- [The problem]:
The answer should hold exactly the lines of the entries below from the one containing "- [β] between two vowels" through the last line, both included.

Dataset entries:

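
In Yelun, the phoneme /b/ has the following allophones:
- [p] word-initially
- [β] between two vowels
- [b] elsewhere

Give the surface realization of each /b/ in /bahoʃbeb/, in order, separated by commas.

[p], [b], [b]

Occurrence 1 (position 1): word-initially → [p].
Occurrence 2 (position 6): no conditioning environment matches → elsewhere allophone [b].
Occurrence 3 (position 8): no conditioning environment matches → elsewhere allophone [b].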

- [Solution for this problem]:
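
- [β] between two vowels
- [b] elsewhere

Give the surface realization of each /b/ in /bahoʃbeb/, in order, separated by commas.

[p], [b], [b]

Occurrence 1 (position 1): word-initially → [p].
Occurrence 2 (position 6): no conditioning environment matches → elsewhere allophone [b].
Occurrence 3 (position 8): no conditioning environment matches → elsewhere allophone [b].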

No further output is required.